[ACTIVITY]
This exercise needs all of the entries set down again, exactly as they read.

>>

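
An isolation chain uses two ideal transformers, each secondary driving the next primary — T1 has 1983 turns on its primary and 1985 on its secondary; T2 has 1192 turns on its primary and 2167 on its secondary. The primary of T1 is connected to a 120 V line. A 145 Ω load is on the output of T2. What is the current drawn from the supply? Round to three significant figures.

After T1: V = 120.00 × 1985/1983 = 120.12 V.
After T2: V = 120.12 × 2167/1192 = 218.37 V.
I_load = 218.37/145 = 1.5060 A, so P_out = 218.37 × 1.5060 = 328.88 W.
All ideal ⇒ P_in = P_out, so I_supply = 328.88/120 = 2.74 A.

I_supply ≈ 2.74 A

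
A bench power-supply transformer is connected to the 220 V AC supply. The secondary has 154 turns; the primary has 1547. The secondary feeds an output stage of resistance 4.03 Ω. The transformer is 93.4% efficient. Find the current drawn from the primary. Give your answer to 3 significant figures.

V_s = 220 × 154/1547 = 21.900 V.
I_s = V_s/R = 21.900/4.03 = 5.4344 A.
P_out = V_s I_s = 21.900 × 5.4344 = 119.01 W.
P_in = P_out/η = 119.01/0.934 = 127.42 W.
I_p = P_in/V_p = 127.42/220 = 0.579 A.

I_p ≈ 0.579 A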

<<

[RESULT]
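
An isolation chain uses two ideal transformers, each secondary driving the next primary — T1 has 1983 turns on its primary and 1985 on its secondary; T2 has 1192 turns on its primary and 2167 on its secondary. The primary of T1 is connected to a 120 V line. A 145 Ω load is on the output of T2. What is the current drawn from the supply? Round to three significant figures.

After T1: V = 120.00 × 1985/1983 = 120.12 V.
After T2: V = 120.12 × 2167/1192 = 218.37 V.
I_load = 218.37/145 = 1.5060 A, so P_out = 218.37 × 1.5060 = 328.88 W.
All ideal ⇒ P_in = P_out, so I_supply = 328.88/120 = 2.74 A.

I_supply ≈ 2.74 A

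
A bench power-supply transformer is connected to the 220 V AC supply. The secondary has 154 turns; the primary has 1547. The secondary feeds an output stage of resistance 4.03 Ω. The transformer is 93.4% efficient. Find the current drawn from the primary. Give your answer to 3 significant figures.

V_s = 220 × 154/1547 = 21.900 V.
I_s = V_s/R = 21.900/4.03 = 5.4344 A.
P_out = V_s I_s = 21.900 × 5.4344 = 119.01 W.
P_in = P_out/η = 119.01/0.934 = 127.42 W.
I_p = P_in/V_p = 127.42/220 = 0.579 A.

I_p ≈ 0.579 A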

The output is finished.